(Task statement):
Scan the entries that follow and copy out every line containing "sqrt".

(Task data):

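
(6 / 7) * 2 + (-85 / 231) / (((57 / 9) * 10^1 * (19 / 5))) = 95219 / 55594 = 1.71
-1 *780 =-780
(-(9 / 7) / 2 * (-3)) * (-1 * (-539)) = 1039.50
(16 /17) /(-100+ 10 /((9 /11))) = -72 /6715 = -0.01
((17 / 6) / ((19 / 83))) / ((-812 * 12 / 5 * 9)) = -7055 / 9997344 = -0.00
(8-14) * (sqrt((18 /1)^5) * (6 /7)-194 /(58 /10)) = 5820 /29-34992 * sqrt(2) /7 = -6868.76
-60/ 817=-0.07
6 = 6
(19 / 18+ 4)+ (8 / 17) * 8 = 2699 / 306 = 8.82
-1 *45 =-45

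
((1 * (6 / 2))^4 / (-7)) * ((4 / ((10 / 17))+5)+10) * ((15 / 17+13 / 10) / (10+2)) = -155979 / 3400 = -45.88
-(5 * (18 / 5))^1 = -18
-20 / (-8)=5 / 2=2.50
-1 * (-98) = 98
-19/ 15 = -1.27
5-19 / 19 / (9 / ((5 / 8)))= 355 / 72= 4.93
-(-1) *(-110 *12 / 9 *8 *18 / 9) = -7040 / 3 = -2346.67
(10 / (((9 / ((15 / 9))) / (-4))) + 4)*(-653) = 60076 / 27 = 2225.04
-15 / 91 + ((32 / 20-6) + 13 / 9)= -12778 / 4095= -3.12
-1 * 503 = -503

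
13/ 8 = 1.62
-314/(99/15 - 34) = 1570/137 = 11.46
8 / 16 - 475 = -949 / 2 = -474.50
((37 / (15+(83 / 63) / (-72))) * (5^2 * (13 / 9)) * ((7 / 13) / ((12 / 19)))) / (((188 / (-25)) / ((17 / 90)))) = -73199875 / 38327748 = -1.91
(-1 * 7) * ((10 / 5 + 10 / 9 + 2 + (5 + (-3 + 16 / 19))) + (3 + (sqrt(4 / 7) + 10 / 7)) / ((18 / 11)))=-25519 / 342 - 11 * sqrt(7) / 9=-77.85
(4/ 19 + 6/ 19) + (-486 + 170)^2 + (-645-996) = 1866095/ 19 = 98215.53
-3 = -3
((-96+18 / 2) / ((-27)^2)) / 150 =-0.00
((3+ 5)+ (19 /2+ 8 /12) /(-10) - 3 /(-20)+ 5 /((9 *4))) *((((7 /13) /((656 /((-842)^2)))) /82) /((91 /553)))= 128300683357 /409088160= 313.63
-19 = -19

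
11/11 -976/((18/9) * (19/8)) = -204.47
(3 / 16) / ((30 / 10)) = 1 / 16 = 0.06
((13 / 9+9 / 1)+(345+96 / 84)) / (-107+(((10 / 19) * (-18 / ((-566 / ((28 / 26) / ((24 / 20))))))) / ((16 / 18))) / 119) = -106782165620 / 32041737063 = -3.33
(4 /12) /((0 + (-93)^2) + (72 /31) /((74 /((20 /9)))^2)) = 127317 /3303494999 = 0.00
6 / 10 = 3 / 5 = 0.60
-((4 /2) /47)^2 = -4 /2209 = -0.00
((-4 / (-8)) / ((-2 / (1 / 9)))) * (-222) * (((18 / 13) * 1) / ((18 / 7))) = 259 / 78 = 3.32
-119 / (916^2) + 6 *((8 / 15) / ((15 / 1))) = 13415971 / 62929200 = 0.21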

(Answer to this exercise):
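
(8-14) * (sqrt((18 /1)^5) * (6 /7)-194 /(58 /10)) = 5820 /29-34992 * sqrt(2) /7 = -6868.76
(-1 * 7) * ((10 / 5 + 10 / 9 + 2 + (5 + (-3 + 16 / 19))) + (3 + (sqrt(4 / 7) + 10 / 7)) / ((18 / 11)))=-25519 / 342 - 11 * sqrt(7) / 9=-77.85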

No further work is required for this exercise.